Work task. A word-for-word printout of the listing below is needed.

/---

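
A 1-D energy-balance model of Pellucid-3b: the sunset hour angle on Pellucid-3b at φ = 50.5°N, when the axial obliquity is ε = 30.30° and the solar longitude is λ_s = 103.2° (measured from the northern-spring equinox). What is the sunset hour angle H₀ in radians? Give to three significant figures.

H₀ = 2.32 rad

Solar declination: sin δ = sin ε · sin λ_s = sin 30.30° × sin 103.2° = 0.49120, so δ = +29.419°.
cos H₀ = −tan φ · tan δ = −tan(+50.5°) × tan(+29.419°) = -0.6841, so H₀ = 2.3241 rad = 133.16°.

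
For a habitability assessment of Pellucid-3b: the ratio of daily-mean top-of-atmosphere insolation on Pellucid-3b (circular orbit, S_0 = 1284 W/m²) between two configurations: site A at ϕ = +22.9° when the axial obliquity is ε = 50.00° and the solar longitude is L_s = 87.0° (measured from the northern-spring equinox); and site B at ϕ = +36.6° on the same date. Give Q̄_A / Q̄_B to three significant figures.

Q̄_A / Q̄_B ≈ 0.783

— Configuration A (ϕ=+22.9°):
Solar declination: sin δ = sin ε · sin L_s = sin 50.00° × sin 87.0° = 0.76499, so δ = +49.907°.
cos h₀ = −tan(+22.9°) tan(+49.907°) = -0.5018, h₀ = 2.0964 rad.
Bracket: h₀ sin ϕ sin δ + cos ϕ cos δ sin h₀ = 2.0964×0.38912×0.76499 + 0.92119×0.64404×0.86501 = 0.624041 + 0.513196 = 1.137237.
Q̄ = (S_0/π) × [bracket] = (1284/π) × 1.137237 = 464.80 W/m².
— Configuration B (ϕ=+36.6°):
cos h₀ = −tan(+36.6°) tan(+49.907°) = -0.8821, h₀ = 2.6512 rad.
Bracket: h₀ sin ϕ sin δ + cos ϕ cos δ sin h₀ = 2.6512×0.59622×0.76499 + 0.80282×0.64404×0.47097 = 1.209219 + 0.243514 = 1.452733.
Q̄ = (S_0/π) × [bracket] = (1284/π) × 1.452733 = 593.75 W/m².
Ratio Q̄_A / Q̄_B = 464.80 / 593.75 = 0.7828.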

\---

Output.
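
A 1-D energy-balance model of Pellucid-3b: the sunset hour angle on Pellucid-3b at φ = 50.5°N, when the axial obliquity is ε = 30.30° and the solar longitude is λ_s = 103.2° (measured from the northern-spring equinox). What is the sunset hour angle H₀ in radians? Give to three significant figures.

H₀ = 2.32 rad

Solar declination: sin δ = sin ε · sin λ_s = sin 30.30° × sin 103.2° = 0.49120, so δ = +29.419°.
cos H₀ = −tan φ · tan δ = −tan(+50.5°) × tan(+29.419°) = -0.6841, so H₀ = 2.3241 rad = 133.16°.

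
For a habitability assessment of Pellucid-3b: the ratio of daily-mean top-of-atmosphere insolation on Pellucid-3b (circular orbit, S_0 = 1284 W/m²) between two configurations: site A at ϕ = +22.9° when the axial obliquity is ε = 50.00° and the solar longitude is L_s = 87.0° (measured from the northern-spring equinox); and site B at ϕ = +36.6° on the same date. Give Q̄_A / Q̄_B to three significant figures.

Q̄_A / Q̄_B ≈ 0.783

— Configuration A (ϕ=+22.9°):
Solar declination: sin δ = sin ε · sin L_s = sin 50.00° × sin 87.0° = 0.76499, so δ = +49.907°.
cos h₀ = −tan(+22.9°) tan(+49.907°) = -0.5018, h₀ = 2.0964 rad.
Bracket: h₀ sin ϕ sin δ + cos ϕ cos δ sin h₀ = 2.0964×0.38912×0.76499 + 0.92119×0.64404×0.86501 = 0.624041 + 0.513196 = 1.137237.
Q̄ = (S_0/π) × [bracket] = (1284/π) × 1.137237 = 464.80 W/m².
— Configuration B (ϕ=+36.6°):
cos h₀ = −tan(+36.6°) tan(+49.907°) = -0.8821, h₀ = 2.6512 rad.
Bracket: h₀ sin ϕ sin δ + cos ϕ cos δ sin h₀ = 2.6512×0.59622×0.76499 + 0.80282×0.64404×0.47097 = 1.209219 + 0.243514 = 1.452733.
Q̄ = (S_0/π) × [bracket] = (1284/π) × 1.452733 = 593.75 W/m².
Ratio Q̄_A / Q̄_B = 464.80 / 593.75 = 0.7828.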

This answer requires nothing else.